[Stored records]
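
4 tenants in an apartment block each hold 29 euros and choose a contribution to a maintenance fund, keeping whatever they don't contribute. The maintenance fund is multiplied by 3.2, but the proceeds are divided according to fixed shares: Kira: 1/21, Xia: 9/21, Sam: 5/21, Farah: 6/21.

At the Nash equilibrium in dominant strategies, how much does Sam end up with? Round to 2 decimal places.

51.10 euros

A player with share s gets back 3.2·s per unit contributed, so full contribution is dominant for anyone with s > 1/3.2 = 0.3125 and zero contribution is dominant for anyone below.
Xia alone (share 9/21) is above the threshold, contributing 29; the remaining 3 contribute 0. Total contributed: 29.
Sam keeps 29 and receives 3.2 × 29 × 5/21 = 22.10 from the maintenance fund, for a payoff of 51.10.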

- **TASK STATEMENT**:
An exact copy of every record is what the answer must contain.

- **WRITTEN REPLY**:
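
4 tenants in an apartment block each hold 29 euros and choose a contribution to a maintenance fund, keeping whatever they don't contribute. The maintenance fund is multiplied by 3.2, but the proceeds are divided according to fixed shares: Kira: 1/21, Xia: 9/21, Sam: 5/21, Farah: 6/21.

At the Nash equilibrium in dominant strategies, how much does Sam end up with? Round to 2 decimal places.

51.10 euros

A player with share s gets back 3.2·s per unit contributed, so full contribution is dominant for anyone with s > 1/3.2 = 0.3125 and zero contribution is dominant for anyone below.
Xia alone (share 9/21) is above the threshold, contributing 29; the remaining 3 contribute 0. Total contributed: 29.
Sam keeps 29 and receives 3.2 × 29 × 5/21 = 22.10 from the maintenance fund, for a payoff of 51.10.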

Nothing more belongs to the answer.